» **Task details**: State how many lines of the material below contain the word "adds". Add nothing else.

» **Data shown**:

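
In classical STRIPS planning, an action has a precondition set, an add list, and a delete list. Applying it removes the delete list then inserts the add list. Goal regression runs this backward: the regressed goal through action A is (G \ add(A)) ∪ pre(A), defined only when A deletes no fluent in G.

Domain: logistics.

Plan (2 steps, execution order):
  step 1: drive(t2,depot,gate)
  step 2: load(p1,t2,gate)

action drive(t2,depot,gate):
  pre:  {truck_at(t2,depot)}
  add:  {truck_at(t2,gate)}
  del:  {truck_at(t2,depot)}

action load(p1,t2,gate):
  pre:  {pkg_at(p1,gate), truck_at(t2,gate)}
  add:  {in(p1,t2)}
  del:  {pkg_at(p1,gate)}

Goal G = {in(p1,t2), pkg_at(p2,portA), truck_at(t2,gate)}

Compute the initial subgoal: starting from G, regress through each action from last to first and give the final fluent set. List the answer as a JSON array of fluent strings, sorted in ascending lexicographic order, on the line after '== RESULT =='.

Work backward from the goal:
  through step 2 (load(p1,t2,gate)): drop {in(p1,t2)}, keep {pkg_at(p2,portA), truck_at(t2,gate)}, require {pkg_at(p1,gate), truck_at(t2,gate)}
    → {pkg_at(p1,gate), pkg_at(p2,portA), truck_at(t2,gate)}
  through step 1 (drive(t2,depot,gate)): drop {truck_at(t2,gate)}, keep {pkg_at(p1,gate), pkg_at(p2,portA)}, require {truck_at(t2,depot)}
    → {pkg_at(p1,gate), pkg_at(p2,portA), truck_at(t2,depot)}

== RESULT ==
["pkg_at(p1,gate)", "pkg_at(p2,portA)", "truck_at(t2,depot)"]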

--

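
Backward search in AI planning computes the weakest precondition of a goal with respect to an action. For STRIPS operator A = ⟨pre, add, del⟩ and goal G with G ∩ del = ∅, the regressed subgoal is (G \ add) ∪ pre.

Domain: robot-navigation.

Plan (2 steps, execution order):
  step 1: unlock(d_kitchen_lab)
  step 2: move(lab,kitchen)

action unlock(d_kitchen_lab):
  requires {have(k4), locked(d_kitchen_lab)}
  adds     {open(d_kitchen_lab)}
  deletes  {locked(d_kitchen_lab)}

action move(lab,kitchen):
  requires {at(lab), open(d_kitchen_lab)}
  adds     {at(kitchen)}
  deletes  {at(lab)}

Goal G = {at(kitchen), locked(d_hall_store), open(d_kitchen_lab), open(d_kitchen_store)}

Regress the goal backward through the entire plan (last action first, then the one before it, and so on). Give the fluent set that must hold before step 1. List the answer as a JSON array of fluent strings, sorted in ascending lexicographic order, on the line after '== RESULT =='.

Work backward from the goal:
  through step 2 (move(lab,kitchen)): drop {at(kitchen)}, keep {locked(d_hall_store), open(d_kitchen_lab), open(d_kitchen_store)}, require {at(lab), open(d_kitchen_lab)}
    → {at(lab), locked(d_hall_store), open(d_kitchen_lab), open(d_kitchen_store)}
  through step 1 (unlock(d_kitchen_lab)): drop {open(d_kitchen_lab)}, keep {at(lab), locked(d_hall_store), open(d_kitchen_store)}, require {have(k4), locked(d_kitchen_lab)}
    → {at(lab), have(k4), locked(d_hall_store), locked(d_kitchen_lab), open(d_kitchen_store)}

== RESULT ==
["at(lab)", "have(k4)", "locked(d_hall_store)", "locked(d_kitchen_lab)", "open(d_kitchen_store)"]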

» **Solution for this exercise**: 2